### Work to complete
Whenever the string "rotation" appears in a line below, please copy the line out.

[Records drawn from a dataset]
BEGIN
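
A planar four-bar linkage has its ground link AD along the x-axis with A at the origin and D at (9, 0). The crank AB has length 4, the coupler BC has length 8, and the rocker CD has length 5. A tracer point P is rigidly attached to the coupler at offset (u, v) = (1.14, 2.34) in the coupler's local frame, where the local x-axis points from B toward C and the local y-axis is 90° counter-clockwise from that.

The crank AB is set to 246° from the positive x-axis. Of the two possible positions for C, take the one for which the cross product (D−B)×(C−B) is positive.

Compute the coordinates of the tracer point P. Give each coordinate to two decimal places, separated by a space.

A=(0,0), D=(9.00,0)
B = A + 4.00·(cos246°, sin246°) = (-1.6269, -3.6542)
|BD| = 11.2377
circle(B,8.00) ∩ circle(D,5.00): a=7.3541, h=3.1492
  candidates: C₊=(4.3034,1.7153) cross=35.390; C₋=(6.3515,-4.2409) cross=-35.390
  mode + wants cross > 0 → take C=(4.3034,1.7153) (cross=35.390)
ex = (C−B)/|BC| = (0.7413,0.6712); ey = (-0.6712,0.7413)
P = B + 1.14·ex + 2.34·ey = (-2.3524,-1.1544)

-2.35 -1.15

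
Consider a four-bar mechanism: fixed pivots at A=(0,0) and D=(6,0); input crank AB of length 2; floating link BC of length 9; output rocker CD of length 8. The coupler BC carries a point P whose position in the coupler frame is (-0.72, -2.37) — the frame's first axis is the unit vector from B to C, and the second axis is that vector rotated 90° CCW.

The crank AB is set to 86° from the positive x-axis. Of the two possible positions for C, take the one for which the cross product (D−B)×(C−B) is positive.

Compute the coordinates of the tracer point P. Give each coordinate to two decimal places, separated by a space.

1.17 -0.26

A=(0,0), D=(6.00,0)
B = A + 2.00·(cos86°, sin86°) = (0.1395, 1.9951)
|BD| = 6.1908
circle(B,9.00) ∩ circle(D,8.00): a=4.4684, h=7.8124
  candidates: C₊=(6.8872,7.9506) cross=48.365; C₋=(1.8518,-6.8405) cross=-48.365
  mode + wants cross > 0 → take C=(6.8872,7.9506) (cross=48.365)
ex = (C−B)/|BC| = (0.7497,0.6617); ey = (-0.6617,0.7497)
P = B + -0.72·ex + -2.37·ey = (1.1680,-0.2582)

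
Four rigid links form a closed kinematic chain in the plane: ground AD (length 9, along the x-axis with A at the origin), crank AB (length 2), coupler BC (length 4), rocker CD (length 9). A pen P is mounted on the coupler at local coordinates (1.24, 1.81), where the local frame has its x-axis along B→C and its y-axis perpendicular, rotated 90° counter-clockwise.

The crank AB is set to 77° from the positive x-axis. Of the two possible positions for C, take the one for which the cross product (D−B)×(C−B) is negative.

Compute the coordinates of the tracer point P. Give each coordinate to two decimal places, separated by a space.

2.19 0.61

A=(0,0), D=(9.00,0)
B = A + 2.00·(cos77°, sin77°) = (0.4499, 1.9487)
|BD| = 8.7694
circle(B,4.00) ∩ circle(D,9.00): a=0.6786, h=3.9420
  candidates: C₊=(1.9875,5.6414) cross=34.569; C₋=(0.2355,-2.0455) cross=-34.569
  mode - wants cross < 0 → take C=(0.2355,-2.0455) (cross=-34.569)
ex = (C−B)/|BC| = (-0.0536,-0.9986); ey = (0.9986,-0.0536)
P = B + 1.24·ex + 1.81·ey = (2.1908,0.6135)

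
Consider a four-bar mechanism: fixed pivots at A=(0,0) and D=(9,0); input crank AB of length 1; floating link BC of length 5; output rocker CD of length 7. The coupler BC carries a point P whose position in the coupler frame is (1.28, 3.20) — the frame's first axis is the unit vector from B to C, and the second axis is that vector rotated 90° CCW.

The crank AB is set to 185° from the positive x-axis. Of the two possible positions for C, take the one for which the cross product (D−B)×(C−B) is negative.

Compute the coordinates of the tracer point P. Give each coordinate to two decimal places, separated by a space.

2.04 1.54

A=(0,0), D=(9.00,0)
B = A + 1.00·(cos185°, sin185°) = (-0.9962, -0.0872)
|BD| = 9.9966
circle(B,5.00) ∩ circle(D,7.00): a=3.7979, h=3.2521
  candidates: C₊=(2.7732,3.1979) cross=32.510; C₋=(2.8299,-3.3060) cross=-32.510
  mode - wants cross < 0 → take C=(2.8299,-3.3060) (cross=-32.510)
ex = (C−B)/|BC| = (0.7652,-0.6438); ey = (0.6438,0.7652)
P = B + 1.28·ex + 3.20·ey = (2.0434,1.5375)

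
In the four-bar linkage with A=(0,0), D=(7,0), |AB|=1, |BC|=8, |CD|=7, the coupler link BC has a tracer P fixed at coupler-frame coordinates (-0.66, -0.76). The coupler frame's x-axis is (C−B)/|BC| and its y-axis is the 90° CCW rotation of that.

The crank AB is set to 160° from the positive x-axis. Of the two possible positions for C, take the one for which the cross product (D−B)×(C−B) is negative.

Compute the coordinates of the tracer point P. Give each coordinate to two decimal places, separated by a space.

A=(0,0), D=(7.00,0)
B = A + 1.00·(cos160°, sin160°) = (-0.9397, 0.3420)
|BD| = 7.9471
circle(B,8.00) ∩ circle(D,7.00): a=4.9173, h=6.3103
  candidates: C₊=(4.2446,6.4349) cross=50.149; C₋=(3.7014,-6.1741) cross=-50.149
  mode - wants cross < 0 → take C=(3.7014,-6.1741) (cross=-50.149)
ex = (C−B)/|BC| = (0.5801,-0.8145); ey = (0.8145,0.5801)
P = B + -0.66·ex + -0.76·ey = (-1.9416,0.4387)

-1.94 0.44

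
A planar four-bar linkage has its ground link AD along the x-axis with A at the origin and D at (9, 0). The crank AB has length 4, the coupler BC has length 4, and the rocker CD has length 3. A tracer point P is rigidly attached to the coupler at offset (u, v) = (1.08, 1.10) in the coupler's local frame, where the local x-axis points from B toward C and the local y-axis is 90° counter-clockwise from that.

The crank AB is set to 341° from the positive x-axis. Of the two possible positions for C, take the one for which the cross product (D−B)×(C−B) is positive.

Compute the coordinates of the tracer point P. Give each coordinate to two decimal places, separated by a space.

3.70 0.24

A=(0,0), D=(9.00,0)
B = A + 4.00·(cos341°, sin341°) = (3.7821, -1.3023)
|BD| = 5.3780
circle(B,4.00) ∩ circle(D,3.00): a=3.3398, h=2.2013
  candidates: C₊=(6.4894,1.6423) cross=11.839; C₋=(7.5555,-2.6293) cross=-11.839
  mode + wants cross > 0 → take C=(6.4894,1.6423) (cross=11.839)
ex = (C−B)/|BC| = (0.6768,0.7361); ey = (-0.7361,0.6768)
P = B + 1.08·ex + 1.10·ey = (3.7033,0.2373)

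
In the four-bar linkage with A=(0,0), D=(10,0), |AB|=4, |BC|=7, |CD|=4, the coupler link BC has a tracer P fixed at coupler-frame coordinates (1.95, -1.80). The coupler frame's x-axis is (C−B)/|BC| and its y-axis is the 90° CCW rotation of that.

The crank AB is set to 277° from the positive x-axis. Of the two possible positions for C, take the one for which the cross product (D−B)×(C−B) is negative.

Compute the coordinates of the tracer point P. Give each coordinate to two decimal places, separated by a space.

2.65 -5.50

A=(0,0), D=(10.00,0)
B = A + 4.00·(cos277°, sin277°) = (0.4875, -3.9702)
|BD| = 10.3078
circle(B,7.00) ∩ circle(D,4.00): a=6.7546, h=1.8371
  candidates: C₊=(6.0134,0.3268) cross=18.937; C₋=(7.4286,-3.0639) cross=-18.937
  mode - wants cross < 0 → take C=(7.4286,-3.0639) (cross=-18.937)
ex = (C−B)/|BC| = (0.9916,0.1295); ey = (-0.1295,0.9916)
P = B + 1.95·ex + -1.80·ey = (2.6541,-5.5026)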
END
### Reply
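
In the four-bar linkage with A=(0,0), D=(7,0), |AB|=1, |BC|=8, |CD|=7, the coupler link BC has a tracer P fixed at coupler-frame coordinates (-0.66, -0.76). The coupler frame's x-axis is (C−B)/|BC| and its y-axis is the 90° CCW rotation of that.
In the four-bar linkage with A=(0,0), D=(10,0), |AB|=4, |BC|=7, |CD|=4, the coupler link BC has a tracer P fixed at coupler-frame coordinates (1.95, -1.80). The coupler frame's x-axis is (C−B)/|BC| and its y-axis is the 90° CCW rotation of that.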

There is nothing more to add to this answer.